**Exercise description**.
Say how many lines in the records contain the string "following". Nothing but the number should be given.

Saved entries

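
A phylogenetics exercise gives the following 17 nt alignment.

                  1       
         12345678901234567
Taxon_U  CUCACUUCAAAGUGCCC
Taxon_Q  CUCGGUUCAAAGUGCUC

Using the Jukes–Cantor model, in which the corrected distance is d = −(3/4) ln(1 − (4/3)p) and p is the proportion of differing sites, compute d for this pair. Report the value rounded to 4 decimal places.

0.2012

Differing sites — 4:A/G; 5:C/G; 16:C/U.
p = 3/17 = 0.176471.
d = −0.75 · ln(1 − (4/3)·0.176471) = −0.75 · ln(0.764705) = −0.75 · (-0.268265) = 0.2012.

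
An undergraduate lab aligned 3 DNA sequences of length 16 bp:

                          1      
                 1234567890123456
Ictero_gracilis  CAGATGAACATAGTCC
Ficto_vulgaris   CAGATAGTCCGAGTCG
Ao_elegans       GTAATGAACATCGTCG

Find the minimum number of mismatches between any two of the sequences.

5

Pairwise Hamming distances:
  Ictero_gracilis vs Ficto_vulgaris: 6
  Ictero_gracilis vs Ao_elegans: 5
  Ficto_vulgaris vs Ao_elegans: 9
The smallest is 5, between Ictero_gracilis and Ao_elegans.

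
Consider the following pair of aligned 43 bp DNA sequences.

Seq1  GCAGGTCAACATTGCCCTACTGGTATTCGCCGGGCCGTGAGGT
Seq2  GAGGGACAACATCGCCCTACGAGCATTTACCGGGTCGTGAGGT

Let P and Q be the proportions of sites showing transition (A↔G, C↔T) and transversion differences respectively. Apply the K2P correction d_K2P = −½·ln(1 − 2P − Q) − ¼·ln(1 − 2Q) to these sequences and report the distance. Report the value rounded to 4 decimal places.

0.2891

Differing sites — 2:C/A (Tv); 3:A/G (Ti); 6:T/A (Tv); 13:T/C (Ti); 21:T/G (Tv); 22:G/A (Ti); 24:T/C (Ti); 28:C/T (Ti); 29:G/A (Ti); 35:C/T (Ti).
Of the 10 differences, 7 transitions and 3 transversions over 43 sites: P = 7/43 = 0.162791, Q = 3/43 = 0.069767.
d = −0.5·ln(0.604651) − 0.25·ln(0.860466) = −0.5·(-0.503104) − 0.25·(-0.150281) = 0.2891.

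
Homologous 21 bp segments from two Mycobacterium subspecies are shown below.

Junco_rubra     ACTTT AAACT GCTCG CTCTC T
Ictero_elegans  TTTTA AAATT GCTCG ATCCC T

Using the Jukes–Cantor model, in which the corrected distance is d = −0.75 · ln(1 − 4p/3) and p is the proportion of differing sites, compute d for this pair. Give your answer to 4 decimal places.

0.3597

The sequences differ at positions 1 (A/T), 2 (C/T), 5 (T/A), 9 (C/T), 16 (C/A), 19 (T/C).
p = 6/21 = 0.285714.
d = −0.75 · ln(1 − (4/3)·0.285714) = −0.75 · ln(0.619048) = −0.75 · (-0.479572) = 0.3597.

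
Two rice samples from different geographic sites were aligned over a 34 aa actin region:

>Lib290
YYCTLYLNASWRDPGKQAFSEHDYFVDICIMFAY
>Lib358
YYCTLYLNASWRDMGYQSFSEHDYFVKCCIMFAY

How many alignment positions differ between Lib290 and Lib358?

Differing sites — 14:P/M; 16:K/Y; 18:A/S; 27:D/K; 28:I/C.
That gives 5 mismatches out of 34 aligned sites, so the Hamming distance is 5.

5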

**Solution below**.
2